▶ **EXERCISE GOAL**:
From the entries below, copy every line that has the word "system".

▶ **DATA SUPPLIED**:
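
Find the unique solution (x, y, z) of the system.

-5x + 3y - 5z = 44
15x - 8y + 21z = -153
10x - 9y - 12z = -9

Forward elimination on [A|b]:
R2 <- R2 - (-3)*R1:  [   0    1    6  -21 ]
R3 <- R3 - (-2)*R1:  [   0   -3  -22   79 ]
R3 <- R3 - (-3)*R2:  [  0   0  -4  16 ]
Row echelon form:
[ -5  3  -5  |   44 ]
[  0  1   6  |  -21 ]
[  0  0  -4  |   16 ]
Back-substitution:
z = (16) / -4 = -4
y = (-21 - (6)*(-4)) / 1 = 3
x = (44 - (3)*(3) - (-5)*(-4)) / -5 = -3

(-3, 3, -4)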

...

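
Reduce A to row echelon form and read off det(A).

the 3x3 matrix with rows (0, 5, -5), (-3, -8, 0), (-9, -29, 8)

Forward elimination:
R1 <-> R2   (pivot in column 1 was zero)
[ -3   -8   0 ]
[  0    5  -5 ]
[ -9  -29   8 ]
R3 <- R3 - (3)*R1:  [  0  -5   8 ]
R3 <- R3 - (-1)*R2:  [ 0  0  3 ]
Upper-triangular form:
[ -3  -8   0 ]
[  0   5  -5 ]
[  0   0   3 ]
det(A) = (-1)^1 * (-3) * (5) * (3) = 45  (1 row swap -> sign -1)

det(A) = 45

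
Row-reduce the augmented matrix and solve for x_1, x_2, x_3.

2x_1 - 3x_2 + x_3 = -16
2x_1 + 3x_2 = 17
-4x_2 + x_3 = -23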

...

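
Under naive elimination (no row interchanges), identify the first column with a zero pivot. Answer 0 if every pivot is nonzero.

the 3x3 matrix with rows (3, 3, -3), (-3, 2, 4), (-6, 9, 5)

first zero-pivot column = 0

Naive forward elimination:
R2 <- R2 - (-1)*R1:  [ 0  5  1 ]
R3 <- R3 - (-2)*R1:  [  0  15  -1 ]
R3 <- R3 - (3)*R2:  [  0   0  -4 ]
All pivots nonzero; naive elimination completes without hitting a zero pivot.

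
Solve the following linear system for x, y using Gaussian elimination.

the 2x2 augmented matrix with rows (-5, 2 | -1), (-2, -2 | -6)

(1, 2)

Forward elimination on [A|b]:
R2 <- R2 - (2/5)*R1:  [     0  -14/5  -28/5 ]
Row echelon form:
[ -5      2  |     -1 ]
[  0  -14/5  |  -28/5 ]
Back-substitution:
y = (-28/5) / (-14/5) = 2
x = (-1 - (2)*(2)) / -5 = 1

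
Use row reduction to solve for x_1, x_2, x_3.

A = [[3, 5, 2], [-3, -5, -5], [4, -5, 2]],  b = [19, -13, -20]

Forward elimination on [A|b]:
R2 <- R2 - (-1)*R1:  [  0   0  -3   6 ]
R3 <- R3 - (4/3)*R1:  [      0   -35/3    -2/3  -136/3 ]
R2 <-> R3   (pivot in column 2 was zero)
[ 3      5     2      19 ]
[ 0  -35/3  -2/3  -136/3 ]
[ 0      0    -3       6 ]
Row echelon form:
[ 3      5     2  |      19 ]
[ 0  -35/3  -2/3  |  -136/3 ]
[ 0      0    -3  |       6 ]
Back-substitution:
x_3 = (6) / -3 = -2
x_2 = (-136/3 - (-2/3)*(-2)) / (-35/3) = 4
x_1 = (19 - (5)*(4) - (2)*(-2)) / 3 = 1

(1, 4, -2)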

▶ **REPLY**:
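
Find the unique solution (x, y, z) of the system.
Solve the following linear system for x, y using Gaussian elimination.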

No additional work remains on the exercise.